++++ THE DATA ++++

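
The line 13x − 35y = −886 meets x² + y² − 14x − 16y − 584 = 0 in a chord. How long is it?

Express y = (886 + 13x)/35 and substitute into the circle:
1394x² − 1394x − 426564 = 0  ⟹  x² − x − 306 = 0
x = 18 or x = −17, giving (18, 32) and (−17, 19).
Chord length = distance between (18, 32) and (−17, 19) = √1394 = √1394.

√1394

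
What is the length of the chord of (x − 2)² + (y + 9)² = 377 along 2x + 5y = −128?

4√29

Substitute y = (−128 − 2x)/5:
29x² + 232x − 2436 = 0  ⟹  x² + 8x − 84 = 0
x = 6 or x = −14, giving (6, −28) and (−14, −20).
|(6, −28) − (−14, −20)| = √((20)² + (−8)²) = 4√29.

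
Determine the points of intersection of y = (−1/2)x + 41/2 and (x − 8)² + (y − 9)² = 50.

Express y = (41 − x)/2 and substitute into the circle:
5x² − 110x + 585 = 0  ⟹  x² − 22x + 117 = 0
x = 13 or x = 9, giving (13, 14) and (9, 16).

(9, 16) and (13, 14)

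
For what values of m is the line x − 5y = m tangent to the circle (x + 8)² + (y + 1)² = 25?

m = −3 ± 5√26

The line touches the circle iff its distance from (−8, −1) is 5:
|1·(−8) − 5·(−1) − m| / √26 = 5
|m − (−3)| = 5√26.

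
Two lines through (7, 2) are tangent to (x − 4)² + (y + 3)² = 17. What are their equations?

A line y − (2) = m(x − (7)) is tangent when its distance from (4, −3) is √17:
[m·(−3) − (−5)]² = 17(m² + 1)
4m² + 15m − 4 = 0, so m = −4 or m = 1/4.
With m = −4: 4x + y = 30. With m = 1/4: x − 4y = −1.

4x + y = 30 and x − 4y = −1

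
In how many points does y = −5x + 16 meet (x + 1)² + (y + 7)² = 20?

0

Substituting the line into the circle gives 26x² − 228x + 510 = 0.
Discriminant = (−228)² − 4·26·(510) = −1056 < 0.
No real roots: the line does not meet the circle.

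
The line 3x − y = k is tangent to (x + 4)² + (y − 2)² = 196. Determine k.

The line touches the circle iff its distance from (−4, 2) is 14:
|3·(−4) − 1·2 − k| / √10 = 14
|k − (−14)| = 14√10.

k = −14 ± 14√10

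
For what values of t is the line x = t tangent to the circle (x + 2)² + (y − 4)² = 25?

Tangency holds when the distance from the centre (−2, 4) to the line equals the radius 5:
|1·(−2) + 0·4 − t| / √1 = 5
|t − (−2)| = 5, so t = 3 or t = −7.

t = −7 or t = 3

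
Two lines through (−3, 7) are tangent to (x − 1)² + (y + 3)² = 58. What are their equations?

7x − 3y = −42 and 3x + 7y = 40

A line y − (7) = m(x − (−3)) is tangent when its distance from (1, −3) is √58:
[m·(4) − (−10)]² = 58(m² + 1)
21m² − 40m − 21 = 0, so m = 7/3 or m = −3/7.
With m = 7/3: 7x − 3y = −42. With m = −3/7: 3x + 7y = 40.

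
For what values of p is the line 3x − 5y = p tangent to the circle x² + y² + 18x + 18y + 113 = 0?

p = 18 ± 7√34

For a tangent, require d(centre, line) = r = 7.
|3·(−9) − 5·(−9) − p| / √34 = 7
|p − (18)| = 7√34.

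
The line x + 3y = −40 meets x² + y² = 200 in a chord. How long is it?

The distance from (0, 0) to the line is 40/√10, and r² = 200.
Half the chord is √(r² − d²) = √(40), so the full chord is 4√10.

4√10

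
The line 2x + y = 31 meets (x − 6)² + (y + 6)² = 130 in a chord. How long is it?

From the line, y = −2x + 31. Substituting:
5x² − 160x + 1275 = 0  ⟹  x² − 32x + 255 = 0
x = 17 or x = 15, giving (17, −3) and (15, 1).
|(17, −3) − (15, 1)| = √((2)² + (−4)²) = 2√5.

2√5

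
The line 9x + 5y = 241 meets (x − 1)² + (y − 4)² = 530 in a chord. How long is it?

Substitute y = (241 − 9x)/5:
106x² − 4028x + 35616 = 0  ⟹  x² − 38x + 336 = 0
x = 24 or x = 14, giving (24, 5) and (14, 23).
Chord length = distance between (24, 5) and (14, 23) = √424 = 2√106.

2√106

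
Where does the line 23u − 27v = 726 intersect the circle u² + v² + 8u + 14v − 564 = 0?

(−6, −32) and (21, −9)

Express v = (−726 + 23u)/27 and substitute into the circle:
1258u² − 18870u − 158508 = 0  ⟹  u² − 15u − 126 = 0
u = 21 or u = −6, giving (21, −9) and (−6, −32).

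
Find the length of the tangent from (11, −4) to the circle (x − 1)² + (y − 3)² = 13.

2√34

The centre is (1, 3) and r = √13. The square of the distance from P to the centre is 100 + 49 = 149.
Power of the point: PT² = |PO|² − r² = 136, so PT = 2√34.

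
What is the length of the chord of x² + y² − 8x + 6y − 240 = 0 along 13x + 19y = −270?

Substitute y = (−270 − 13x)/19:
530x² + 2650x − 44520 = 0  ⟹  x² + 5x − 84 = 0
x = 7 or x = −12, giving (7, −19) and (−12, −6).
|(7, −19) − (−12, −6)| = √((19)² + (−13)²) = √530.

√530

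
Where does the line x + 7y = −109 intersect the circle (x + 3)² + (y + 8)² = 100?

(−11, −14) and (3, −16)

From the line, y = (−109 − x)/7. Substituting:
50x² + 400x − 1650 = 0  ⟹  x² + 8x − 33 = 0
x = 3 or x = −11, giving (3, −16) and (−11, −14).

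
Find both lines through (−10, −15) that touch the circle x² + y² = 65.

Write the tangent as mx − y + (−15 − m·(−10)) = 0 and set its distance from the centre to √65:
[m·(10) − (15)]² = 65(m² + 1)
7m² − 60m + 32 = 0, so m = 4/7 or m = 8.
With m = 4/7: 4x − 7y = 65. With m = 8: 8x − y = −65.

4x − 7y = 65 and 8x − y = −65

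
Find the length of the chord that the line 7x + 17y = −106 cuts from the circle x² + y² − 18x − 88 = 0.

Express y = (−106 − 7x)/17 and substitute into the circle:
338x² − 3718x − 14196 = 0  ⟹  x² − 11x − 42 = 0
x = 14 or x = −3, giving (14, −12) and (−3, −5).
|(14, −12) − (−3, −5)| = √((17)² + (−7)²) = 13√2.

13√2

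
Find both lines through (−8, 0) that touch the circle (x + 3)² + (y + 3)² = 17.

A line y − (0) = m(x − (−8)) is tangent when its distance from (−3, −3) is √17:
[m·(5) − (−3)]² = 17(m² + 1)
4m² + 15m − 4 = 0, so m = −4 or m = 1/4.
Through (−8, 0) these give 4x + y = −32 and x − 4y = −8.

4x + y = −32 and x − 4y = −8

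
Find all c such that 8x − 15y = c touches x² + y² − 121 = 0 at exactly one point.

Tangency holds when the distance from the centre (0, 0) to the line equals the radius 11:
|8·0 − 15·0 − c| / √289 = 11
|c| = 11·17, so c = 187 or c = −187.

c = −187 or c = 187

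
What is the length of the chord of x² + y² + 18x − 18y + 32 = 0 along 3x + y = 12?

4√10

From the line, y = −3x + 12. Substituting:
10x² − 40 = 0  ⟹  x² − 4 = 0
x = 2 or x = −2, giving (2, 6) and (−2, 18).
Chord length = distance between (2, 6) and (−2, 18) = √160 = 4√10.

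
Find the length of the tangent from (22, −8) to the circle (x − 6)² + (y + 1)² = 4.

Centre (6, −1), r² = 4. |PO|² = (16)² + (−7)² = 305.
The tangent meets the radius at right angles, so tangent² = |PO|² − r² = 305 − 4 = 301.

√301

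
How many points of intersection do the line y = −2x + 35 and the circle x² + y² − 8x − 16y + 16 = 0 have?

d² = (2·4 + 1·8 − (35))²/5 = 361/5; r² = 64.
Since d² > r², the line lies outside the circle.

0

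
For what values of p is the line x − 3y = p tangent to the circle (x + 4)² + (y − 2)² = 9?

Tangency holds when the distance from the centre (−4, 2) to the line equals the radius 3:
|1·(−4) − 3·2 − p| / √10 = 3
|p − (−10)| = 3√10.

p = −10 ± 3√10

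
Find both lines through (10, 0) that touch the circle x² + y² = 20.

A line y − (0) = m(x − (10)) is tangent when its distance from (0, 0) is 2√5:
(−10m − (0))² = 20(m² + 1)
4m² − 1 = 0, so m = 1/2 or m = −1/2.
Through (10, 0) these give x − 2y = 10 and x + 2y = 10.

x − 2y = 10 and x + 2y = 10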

++++

### [WHAT THE TASK ASKS]
Which lines run from the one containing "Find both lines through (10, 0)" to the end of the records? Transcribe exactly those, both ends included.

### [ANSWER BELOW]
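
Find both lines through (10, 0) that touch the circle x² + y² = 20.

A line y − (0) = m(x − (10)) is tangent when its distance from (0, 0) is 2√5:
(−10m − (0))² = 20(m² + 1)
4m² − 1 = 0, so m = 1/2 or m = −1/2.
Through (10, 0) these give x − 2y = 10 and x + 2y = 10.

x − 2y = 10 and x + 2y = 10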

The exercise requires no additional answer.